WORK INSTRUCTION:
Would you reproduce exactly the lines below from the one holding "The instrument registers a spike." through the one holding "Traffic spiked today. Then", inclusive, and no others?

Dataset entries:
=== Section Start ===

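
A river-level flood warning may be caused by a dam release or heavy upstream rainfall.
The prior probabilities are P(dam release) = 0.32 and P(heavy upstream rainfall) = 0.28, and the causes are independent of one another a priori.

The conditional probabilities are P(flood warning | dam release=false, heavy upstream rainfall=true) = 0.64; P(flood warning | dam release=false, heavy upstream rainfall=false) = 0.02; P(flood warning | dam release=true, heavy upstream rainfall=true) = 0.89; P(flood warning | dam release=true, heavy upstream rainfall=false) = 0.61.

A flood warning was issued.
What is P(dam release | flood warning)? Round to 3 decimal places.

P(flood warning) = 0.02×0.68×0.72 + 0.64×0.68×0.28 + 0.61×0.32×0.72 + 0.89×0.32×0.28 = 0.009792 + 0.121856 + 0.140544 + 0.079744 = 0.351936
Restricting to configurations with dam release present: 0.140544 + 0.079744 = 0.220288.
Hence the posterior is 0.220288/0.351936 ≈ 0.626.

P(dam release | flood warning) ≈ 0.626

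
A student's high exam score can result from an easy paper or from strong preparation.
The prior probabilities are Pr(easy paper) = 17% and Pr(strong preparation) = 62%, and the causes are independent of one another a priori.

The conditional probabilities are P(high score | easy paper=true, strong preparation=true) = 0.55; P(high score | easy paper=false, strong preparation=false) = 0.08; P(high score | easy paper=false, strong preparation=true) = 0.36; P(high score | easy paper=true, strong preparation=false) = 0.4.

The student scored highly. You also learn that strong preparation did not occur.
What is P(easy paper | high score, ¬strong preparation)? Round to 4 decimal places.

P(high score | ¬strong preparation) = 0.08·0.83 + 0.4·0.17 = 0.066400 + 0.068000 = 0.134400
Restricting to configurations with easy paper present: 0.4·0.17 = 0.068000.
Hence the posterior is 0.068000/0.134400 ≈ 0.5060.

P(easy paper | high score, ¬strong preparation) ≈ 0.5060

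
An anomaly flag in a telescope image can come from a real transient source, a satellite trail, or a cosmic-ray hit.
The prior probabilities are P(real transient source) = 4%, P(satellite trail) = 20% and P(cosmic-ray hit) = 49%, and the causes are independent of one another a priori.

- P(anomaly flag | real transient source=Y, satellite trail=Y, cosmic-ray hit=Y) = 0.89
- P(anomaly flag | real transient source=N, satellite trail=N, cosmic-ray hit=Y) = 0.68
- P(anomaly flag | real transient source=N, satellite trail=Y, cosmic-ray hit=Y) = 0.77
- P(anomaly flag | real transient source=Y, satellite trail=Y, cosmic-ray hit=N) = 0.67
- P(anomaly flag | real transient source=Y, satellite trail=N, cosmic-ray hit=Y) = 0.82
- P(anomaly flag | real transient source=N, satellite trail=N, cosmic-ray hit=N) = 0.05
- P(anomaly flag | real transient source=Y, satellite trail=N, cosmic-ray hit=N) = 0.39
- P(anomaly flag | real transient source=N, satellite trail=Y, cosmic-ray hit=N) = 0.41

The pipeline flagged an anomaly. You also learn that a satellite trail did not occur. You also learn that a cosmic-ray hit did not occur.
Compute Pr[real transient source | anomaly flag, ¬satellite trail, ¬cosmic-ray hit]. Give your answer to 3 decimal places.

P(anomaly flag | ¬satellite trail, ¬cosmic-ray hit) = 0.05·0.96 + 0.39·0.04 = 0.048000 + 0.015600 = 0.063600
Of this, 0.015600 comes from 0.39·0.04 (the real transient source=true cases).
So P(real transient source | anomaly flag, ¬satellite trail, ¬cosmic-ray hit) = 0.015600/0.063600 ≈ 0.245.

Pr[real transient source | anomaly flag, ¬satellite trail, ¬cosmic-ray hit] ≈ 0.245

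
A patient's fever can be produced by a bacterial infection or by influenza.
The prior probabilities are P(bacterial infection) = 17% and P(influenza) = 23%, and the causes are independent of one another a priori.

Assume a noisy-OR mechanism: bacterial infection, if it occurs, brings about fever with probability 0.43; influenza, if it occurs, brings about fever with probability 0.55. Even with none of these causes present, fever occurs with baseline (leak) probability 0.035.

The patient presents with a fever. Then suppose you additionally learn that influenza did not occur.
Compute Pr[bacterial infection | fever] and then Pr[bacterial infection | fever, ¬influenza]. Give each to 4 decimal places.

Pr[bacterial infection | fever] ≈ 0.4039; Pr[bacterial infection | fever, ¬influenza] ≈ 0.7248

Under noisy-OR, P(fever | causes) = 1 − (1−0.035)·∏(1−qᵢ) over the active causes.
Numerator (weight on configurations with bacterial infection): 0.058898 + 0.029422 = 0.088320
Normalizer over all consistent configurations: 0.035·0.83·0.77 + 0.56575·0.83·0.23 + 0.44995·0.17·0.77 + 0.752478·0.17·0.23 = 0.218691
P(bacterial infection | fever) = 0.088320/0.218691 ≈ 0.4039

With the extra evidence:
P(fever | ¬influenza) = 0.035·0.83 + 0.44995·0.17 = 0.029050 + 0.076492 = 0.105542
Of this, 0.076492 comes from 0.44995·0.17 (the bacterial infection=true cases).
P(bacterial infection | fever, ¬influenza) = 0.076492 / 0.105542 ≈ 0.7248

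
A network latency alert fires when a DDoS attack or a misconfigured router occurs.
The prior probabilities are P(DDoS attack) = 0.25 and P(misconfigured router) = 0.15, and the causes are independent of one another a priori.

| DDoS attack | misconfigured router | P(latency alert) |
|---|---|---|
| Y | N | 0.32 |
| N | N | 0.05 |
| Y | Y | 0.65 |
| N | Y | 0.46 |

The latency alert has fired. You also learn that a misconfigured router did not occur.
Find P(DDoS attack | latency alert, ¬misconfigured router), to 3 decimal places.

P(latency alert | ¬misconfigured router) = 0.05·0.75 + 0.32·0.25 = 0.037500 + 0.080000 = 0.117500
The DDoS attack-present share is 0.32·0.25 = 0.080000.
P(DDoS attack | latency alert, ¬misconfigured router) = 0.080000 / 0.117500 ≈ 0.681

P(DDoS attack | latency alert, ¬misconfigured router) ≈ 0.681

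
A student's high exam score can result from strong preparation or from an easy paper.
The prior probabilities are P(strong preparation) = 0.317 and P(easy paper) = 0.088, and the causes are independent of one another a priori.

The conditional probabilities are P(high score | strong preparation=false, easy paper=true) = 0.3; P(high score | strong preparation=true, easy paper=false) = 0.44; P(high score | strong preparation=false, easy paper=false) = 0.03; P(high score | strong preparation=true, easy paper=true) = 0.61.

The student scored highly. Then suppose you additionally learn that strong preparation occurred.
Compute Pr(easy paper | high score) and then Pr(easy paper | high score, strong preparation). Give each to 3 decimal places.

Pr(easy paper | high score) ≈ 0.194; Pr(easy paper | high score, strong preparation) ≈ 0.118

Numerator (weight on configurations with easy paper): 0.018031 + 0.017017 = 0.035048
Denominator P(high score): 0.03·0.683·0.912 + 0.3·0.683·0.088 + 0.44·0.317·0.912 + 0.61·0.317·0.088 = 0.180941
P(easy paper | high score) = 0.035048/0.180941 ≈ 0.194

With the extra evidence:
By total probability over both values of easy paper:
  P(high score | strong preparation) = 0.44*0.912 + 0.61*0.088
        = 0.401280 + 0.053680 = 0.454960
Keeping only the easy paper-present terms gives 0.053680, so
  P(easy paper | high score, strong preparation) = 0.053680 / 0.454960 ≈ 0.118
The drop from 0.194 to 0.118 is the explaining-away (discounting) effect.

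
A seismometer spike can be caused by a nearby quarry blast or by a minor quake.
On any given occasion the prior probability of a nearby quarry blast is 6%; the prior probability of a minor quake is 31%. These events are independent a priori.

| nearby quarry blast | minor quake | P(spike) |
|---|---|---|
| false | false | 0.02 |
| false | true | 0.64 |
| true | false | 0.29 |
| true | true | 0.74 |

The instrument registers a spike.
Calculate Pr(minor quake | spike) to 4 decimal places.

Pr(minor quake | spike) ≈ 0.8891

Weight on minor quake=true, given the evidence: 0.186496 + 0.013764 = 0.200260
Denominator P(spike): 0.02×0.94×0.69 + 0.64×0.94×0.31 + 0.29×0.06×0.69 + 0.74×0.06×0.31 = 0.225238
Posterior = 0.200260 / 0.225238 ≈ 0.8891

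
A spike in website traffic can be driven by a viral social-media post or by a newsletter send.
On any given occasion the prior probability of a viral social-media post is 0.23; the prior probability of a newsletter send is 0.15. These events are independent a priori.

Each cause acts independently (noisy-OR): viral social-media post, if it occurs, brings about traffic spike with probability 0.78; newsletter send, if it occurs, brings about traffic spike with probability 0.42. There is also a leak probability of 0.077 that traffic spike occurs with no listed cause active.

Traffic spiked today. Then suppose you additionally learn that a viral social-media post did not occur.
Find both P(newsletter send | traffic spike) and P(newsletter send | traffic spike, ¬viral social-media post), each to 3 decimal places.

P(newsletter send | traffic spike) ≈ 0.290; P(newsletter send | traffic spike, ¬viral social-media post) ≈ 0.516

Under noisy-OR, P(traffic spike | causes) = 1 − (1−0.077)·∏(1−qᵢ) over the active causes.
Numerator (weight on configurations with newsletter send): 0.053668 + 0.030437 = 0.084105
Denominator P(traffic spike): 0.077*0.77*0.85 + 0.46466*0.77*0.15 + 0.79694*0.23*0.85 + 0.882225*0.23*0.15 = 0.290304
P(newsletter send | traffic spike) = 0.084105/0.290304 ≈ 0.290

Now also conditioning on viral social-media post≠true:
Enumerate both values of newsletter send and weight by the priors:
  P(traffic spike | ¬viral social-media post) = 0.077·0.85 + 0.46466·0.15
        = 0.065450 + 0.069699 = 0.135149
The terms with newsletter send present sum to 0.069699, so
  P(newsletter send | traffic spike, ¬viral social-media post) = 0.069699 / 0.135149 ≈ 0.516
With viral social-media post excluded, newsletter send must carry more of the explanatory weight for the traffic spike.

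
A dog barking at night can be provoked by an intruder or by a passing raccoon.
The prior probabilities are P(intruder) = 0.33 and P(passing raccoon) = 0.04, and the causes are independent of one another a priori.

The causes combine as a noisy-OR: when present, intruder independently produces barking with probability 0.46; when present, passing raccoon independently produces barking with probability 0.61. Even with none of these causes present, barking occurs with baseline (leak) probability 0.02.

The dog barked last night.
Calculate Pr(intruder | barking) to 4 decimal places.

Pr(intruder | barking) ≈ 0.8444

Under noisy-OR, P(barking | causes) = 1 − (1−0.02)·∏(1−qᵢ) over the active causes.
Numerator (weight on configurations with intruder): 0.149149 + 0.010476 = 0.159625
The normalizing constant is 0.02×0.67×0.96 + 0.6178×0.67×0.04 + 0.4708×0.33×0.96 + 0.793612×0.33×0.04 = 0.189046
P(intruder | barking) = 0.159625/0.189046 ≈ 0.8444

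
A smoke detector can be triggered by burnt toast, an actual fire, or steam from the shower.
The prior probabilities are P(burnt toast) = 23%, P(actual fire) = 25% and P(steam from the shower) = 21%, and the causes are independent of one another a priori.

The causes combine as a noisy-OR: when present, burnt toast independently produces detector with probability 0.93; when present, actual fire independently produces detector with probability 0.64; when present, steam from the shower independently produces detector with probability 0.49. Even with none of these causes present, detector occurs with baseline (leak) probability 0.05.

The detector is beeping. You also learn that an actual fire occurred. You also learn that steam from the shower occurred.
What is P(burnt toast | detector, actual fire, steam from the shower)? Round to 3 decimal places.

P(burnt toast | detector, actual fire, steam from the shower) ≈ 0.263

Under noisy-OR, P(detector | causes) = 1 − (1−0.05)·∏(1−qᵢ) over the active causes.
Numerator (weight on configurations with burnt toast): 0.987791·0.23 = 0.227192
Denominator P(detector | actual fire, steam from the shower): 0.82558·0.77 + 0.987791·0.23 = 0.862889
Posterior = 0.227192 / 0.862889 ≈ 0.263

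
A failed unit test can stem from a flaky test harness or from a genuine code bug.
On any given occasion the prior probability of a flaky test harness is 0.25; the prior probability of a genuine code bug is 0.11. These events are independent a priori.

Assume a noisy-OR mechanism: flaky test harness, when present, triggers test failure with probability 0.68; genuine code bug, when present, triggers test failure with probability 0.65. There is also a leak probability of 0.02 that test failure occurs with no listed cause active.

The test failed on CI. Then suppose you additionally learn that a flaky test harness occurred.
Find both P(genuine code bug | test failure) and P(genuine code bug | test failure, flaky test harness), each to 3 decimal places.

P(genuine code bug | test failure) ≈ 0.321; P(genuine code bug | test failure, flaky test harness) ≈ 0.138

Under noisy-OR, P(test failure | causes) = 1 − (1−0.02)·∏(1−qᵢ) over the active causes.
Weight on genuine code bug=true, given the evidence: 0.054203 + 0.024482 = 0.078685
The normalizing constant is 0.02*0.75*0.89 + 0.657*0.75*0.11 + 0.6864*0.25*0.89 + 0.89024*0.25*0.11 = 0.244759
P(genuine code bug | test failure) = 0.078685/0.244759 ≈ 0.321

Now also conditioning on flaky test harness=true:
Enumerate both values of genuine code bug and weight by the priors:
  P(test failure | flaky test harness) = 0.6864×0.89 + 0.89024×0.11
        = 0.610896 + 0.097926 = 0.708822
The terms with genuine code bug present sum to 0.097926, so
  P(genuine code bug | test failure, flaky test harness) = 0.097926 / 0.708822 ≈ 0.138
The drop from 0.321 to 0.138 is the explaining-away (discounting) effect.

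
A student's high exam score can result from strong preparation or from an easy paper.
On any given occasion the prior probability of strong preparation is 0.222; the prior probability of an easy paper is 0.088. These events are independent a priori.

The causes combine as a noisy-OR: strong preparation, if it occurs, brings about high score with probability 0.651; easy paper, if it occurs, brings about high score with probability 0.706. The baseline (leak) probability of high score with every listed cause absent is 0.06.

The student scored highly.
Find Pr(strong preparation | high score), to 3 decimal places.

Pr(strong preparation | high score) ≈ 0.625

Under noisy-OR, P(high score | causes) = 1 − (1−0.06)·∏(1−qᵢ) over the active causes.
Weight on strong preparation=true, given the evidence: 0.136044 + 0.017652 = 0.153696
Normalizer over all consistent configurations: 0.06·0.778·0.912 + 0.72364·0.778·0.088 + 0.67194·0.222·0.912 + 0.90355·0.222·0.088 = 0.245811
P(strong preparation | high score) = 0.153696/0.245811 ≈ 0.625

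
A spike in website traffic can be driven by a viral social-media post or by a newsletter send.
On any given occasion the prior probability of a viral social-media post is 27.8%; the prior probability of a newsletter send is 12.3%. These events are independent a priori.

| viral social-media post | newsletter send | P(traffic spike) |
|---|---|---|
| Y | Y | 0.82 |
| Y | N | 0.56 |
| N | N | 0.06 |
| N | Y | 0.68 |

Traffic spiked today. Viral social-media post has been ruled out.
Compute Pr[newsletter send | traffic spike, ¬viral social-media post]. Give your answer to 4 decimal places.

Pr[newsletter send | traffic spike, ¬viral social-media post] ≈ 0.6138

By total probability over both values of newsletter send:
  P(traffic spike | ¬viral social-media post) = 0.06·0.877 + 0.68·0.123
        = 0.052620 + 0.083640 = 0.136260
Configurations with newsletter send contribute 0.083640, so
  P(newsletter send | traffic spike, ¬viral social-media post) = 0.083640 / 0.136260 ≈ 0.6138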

=== Section End ===

OUTPUT OF THE TASK:
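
The instrument registers a spike.
Calculate Pr(minor quake | spike) to 4 decimal places.

Pr(minor quake | spike) ≈ 0.8891

Weight on minor quake=true, given the evidence: 0.186496 + 0.013764 = 0.200260
Denominator P(spike): 0.02×0.94×0.69 + 0.64×0.94×0.31 + 0.29×0.06×0.69 + 0.74×0.06×0.31 = 0.225238
Posterior = 0.200260 / 0.225238 ≈ 0.8891

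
A spike in website traffic can be driven by a viral social-media post or by a newsletter send.
On any given occasion the prior probability of a viral social-media post is 0.23; the prior probability of a newsletter send is 0.15. These events are independent a priori.

Each cause acts independently (noisy-OR): viral social-media post, if it occurs, brings about traffic spike with probability 0.78; newsletter send, if it occurs, brings about traffic spike with probability 0.42. There is also a leak probability of 0.077 that traffic spike occurs with no listed cause active.

Traffic spiked today. Then suppose you additionally learn that a viral social-media post did not occur.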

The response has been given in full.